◆ **Records from a collection**
::::::::
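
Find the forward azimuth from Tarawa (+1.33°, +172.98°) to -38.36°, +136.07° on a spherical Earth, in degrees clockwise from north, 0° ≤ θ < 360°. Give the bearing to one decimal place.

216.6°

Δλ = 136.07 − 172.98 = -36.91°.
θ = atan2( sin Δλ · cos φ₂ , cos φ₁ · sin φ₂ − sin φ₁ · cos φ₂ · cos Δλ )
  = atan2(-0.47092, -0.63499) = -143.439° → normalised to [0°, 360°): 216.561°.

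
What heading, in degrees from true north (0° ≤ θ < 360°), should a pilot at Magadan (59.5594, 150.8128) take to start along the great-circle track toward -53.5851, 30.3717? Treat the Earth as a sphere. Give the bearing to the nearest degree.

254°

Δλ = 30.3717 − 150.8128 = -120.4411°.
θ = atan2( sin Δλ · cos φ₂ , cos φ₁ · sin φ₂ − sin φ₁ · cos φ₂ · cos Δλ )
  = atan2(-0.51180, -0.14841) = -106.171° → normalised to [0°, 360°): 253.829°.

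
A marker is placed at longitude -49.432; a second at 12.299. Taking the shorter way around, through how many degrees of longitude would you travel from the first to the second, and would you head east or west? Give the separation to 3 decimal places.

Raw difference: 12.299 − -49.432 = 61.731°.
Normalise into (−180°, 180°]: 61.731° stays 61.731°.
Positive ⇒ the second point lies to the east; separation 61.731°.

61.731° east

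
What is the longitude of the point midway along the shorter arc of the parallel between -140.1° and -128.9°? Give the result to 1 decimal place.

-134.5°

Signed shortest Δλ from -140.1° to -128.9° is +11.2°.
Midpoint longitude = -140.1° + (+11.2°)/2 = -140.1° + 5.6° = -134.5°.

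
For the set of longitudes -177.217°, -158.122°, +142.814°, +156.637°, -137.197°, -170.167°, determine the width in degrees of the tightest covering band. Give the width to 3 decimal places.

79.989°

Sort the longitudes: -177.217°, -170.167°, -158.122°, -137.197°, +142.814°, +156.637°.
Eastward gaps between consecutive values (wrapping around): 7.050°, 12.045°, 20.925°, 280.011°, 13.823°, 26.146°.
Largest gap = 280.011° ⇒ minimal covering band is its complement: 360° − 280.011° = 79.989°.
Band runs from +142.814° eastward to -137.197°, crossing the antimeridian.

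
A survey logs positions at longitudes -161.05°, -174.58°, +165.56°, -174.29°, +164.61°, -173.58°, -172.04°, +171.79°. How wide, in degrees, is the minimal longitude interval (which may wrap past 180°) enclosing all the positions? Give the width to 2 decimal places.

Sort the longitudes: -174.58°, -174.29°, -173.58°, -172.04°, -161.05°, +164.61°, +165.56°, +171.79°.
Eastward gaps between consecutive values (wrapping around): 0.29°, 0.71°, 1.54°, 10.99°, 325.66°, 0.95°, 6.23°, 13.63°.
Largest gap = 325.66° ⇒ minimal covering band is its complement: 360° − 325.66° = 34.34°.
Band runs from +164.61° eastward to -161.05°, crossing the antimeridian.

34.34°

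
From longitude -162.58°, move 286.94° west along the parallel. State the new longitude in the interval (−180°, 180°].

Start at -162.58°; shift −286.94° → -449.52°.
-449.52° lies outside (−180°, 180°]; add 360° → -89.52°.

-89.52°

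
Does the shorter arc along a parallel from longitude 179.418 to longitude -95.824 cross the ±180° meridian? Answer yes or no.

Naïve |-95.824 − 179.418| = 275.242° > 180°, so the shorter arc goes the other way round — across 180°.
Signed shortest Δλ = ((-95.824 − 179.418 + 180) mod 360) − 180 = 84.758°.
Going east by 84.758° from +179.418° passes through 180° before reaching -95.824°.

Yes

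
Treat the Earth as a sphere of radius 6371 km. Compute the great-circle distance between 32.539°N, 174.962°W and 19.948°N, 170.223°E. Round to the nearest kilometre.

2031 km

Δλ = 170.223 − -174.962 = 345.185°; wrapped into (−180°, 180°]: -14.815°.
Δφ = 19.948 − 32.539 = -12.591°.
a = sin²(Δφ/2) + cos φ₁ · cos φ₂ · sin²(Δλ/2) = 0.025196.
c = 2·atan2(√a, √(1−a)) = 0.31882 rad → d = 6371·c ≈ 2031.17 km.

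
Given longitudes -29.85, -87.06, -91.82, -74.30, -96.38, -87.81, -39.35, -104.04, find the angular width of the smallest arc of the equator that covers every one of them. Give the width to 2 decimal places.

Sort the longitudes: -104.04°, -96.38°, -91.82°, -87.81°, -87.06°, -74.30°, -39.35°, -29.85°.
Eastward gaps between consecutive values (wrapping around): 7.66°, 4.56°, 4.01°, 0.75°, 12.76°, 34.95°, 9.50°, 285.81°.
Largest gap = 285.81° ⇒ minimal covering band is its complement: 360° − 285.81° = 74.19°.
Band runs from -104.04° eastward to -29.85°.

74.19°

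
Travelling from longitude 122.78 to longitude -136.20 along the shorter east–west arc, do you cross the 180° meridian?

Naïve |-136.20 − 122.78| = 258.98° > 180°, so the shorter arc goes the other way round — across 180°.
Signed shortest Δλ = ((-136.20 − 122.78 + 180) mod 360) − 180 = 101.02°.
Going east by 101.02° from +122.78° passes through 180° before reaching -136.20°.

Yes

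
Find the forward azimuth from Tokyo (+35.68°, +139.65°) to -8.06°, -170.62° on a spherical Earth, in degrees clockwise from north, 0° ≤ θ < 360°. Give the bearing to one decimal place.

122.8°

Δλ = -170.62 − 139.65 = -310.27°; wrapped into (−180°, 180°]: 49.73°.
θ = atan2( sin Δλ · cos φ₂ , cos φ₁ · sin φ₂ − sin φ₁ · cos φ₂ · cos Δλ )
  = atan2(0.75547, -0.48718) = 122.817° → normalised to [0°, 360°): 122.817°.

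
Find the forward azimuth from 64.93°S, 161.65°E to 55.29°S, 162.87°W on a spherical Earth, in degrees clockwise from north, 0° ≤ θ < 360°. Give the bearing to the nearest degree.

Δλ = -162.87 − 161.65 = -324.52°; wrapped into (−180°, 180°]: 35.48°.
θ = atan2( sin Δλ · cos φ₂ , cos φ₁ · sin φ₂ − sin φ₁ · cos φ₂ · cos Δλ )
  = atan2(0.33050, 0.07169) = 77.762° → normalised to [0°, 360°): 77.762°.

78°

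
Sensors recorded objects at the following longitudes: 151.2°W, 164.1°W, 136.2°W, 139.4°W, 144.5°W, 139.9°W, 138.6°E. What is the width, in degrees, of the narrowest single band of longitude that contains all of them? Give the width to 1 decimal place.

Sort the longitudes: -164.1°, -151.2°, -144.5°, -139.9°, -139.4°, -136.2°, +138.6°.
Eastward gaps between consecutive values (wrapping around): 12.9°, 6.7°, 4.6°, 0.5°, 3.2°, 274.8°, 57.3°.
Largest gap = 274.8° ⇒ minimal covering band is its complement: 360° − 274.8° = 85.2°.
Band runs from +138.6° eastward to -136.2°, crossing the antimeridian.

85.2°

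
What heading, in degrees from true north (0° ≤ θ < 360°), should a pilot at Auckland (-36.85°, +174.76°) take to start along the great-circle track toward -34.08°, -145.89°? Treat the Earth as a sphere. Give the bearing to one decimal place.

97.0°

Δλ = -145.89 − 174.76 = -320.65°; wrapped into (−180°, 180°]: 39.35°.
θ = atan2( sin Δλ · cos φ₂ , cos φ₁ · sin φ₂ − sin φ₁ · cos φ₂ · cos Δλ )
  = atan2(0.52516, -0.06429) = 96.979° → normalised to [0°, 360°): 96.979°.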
::::::::
◆ **Exercise directions**
Nothing in the data above should change. Please copy it all.

◆ **Task output**
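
Find the forward azimuth from Tarawa (+1.33°, +172.98°) to -38.36°, +136.07° on a spherical Earth, in degrees clockwise from north, 0° ≤ θ < 360°. Give the bearing to one decimal place.

216.6°

Δλ = 136.07 − 172.98 = -36.91°.
θ = atan2( sin Δλ · cos φ₂ , cos φ₁ · sin φ₂ − sin φ₁ · cos φ₂ · cos Δλ )
  = atan2(-0.47092, -0.63499) = -143.439° → normalised to [0°, 360°): 216.561°.

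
What heading, in degrees from true north (0° ≤ θ < 360°), should a pilot at Magadan (59.5594, 150.8128) take to start along the great-circle track toward -53.5851, 30.3717? Treat the Earth as a sphere. Give the bearing to the nearest degree.

254°

Δλ = 30.3717 − 150.8128 = -120.4411°.
θ = atan2( sin Δλ · cos φ₂ , cos φ₁ · sin φ₂ − sin φ₁ · cos φ₂ · cos Δλ )
  = atan2(-0.51180, -0.14841) = -106.171° → normalised to [0°, 360°): 253.829°.

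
A marker is placed at longitude -49.432; a second at 12.299. Taking the shorter way around, through how many degrees of longitude would you travel from the first to the second, and would you head east or west? Give the separation to 3 decimal places.

Raw difference: 12.299 − -49.432 = 61.731°.
Normalise into (−180°, 180°]: 61.731° stays 61.731°.
Positive ⇒ the second point lies to the east; separation 61.731°.

61.731° east

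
What is the longitude of the point midway along the shorter arc of the parallel between -140.1° and -128.9°? Give the result to 1 decimal place.

-134.5°

Signed shortest Δλ from -140.1° to -128.9° is +11.2°.
Midpoint longitude = -140.1° + (+11.2°)/2 = -140.1° + 5.6° = -134.5°.

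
For the set of longitudes -177.217°, -158.122°, +142.814°, +156.637°, -137.197°, -170.167°, determine the width in degrees of the tightest covering band. Give the width to 3 decimal places.

79.989°

Sort the longitudes: -177.217°, -170.167°, -158.122°, -137.197°, +142.814°, +156.637°.
Eastward gaps between consecutive values (wrapping around): 7.050°, 12.045°, 20.925°, 280.011°, 13.823°, 26.146°.
Largest gap = 280.011° ⇒ minimal covering band is its complement: 360° − 280.011° = 79.989°.
Band runs from +142.814° eastward to -137.197°, crossing the antimeridian.

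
A survey logs positions at longitudes -161.05°, -174.58°, +165.56°, -174.29°, +164.61°, -173.58°, -172.04°, +171.79°. How wide, in degrees, is the minimal longitude interval (which may wrap past 180°) enclosing all the positions? Give the width to 2 decimal places.

Sort the longitudes: -174.58°, -174.29°, -173.58°, -172.04°, -161.05°, +164.61°, +165.56°, +171.79°.
Eastward gaps between consecutive values (wrapping around): 0.29°, 0.71°, 1.54°, 10.99°, 325.66°, 0.95°, 6.23°, 13.63°.
Largest gap = 325.66° ⇒ minimal covering band is its complement: 360° − 325.66° = 34.34°.
Band runs from +164.61° eastward to -161.05°, crossing the antimeridian.

34.34°

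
From longitude -162.58°, move 286.94° west along the parallel. State the new longitude in the interval (−180°, 180°].

Start at -162.58°; shift −286.94° → -449.52°.
-449.52° lies outside (−180°, 180°]; add 360° → -89.52°.

-89.52°

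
Does the shorter arc along a parallel from longitude 179.418 to longitude -95.824 cross the ±180° meridian? Answer yes or no.

Naïve |-95.824 − 179.418| = 275.242° > 180°, so the shorter arc goes the other way round — across 180°.
Signed shortest Δλ = ((-95.824 − 179.418 + 180) mod 360) − 180 = 84.758°.
Going east by 84.758° from +179.418° passes through 180° before reaching -95.824°.

Yes

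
Treat the Earth as a sphere of radius 6371 km. Compute the great-circle distance between 32.539°N, 174.962°W and 19.948°N, 170.223°E. Round to the nearest kilometre.

2031 km

Δλ = 170.223 − -174.962 = 345.185°; wrapped into (−180°, 180°]: -14.815°.
Δφ = 19.948 − 32.539 = -12.591°.
a = sin²(Δφ/2) + cos φ₁ · cos φ₂ · sin²(Δλ/2) = 0.025196.
c = 2·atan2(√a, √(1−a)) = 0.31882 rad → d = 6371·c ≈ 2031.17 km.

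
Given longitudes -29.85, -87.06, -91.82, -74.30, -96.38, -87.81, -39.35, -104.04, find the angular width of the smallest arc of the equator that covers every one of them. Give the width to 2 decimal places.

Sort the longitudes: -104.04°, -96.38°, -91.82°, -87.81°, -87.06°, -74.30°, -39.35°, -29.85°.
Eastward gaps between consecutive values (wrapping around): 7.66°, 4.56°, 4.01°, 0.75°, 12.76°, 34.95°, 9.50°, 285.81°.
Largest gap = 285.81° ⇒ minimal covering band is its complement: 360° − 285.81° = 74.19°.
Band runs from -104.04° eastward to -29.85°.

74.19°

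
Travelling from longitude 122.78 to longitude -136.20 along the shorter east–west arc, do you cross the 180° meridian?

Naïve |-136.20 − 122.78| = 258.98° > 180°, so the shorter arc goes the other way round — across 180°.
Signed shortest Δλ = ((-136.20 − 122.78 + 180) mod 360) − 180 = 101.02°.
Going east by 101.02° from +122.78° passes through 180° before reaching -136.20°.

Yes

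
Find the forward azimuth from Tokyo (+35.68°, +139.65°) to -8.06°, -170.62° on a spherical Earth, in degrees clockwise from north, 0° ≤ θ < 360°. Give the bearing to one decimal place.

122.8°

Δλ = -170.62 − 139.65 = -310.27°; wrapped into (−180°, 180°]: 49.73°.
θ = atan2( sin Δλ · cos φ₂ , cos φ₁ · sin φ₂ − sin φ₁ · cos φ₂ · cos Δλ )
  = atan2(0.75547, -0.48718) = 122.817° → normalised to [0°, 360°): 122.817°.

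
Find the forward azimuth from 64.93°S, 161.65°E to 55.29°S, 162.87°W on a spherical Earth, in degrees clockwise from north, 0° ≤ θ < 360°. Give the bearing to the nearest degree.

Δλ = -162.87 − 161.65 = -324.52°; wrapped into (−180°, 180°]: 35.48°.
θ = atan2( sin Δλ · cos φ₂ , cos φ₁ · sin φ₂ − sin φ₁ · cos φ₂ · cos Δλ )
  = atan2(0.33050, 0.07169) = 77.762° → normalised to [0°, 360°): 77.762°.

78°

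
Sensors recorded objects at the following longitudes: 151.2°W, 164.1°W, 136.2°W, 139.4°W, 144.5°W, 139.9°W, 138.6°E. What is the width, in degrees, of the narrowest single band of longitude that contains all of them? Give the width to 1 decimal place.

Sort the longitudes: -164.1°, -151.2°, -144.5°, -139.9°, -139.4°, -136.2°, +138.6°.
Eastward gaps between consecutive values (wrapping around): 12.9°, 6.7°, 4.6°, 0.5°, 3.2°, 274.8°, 57.3°.
Largest gap = 274.8° ⇒ minimal covering band is its complement: 360° − 274.8° = 85.2°.
Band runs from +138.6° eastward to -136.2°, crossing the antimeridian.

85.2°

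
What heading, in degrees from true north (0° ≤ θ < 360°), should a pilot at Auckland (-36.85°, +174.76°) take to start along the great-circle track toward -34.08°, -145.89°? Treat the Earth as a sphere. Give the bearing to one decimal place.

97.0°

Δλ = -145.89 − 174.76 = -320.65°; wrapped into (−180°, 180°]: 39.35°.
θ = atan2( sin Δλ · cos φ₂ , cos φ₁ · sin φ₂ − sin φ₁ · cos φ₂ · cos Δλ )
  = atan2(0.52516, -0.06429) = 96.979° → normalised to [0°, 360°): 96.979°.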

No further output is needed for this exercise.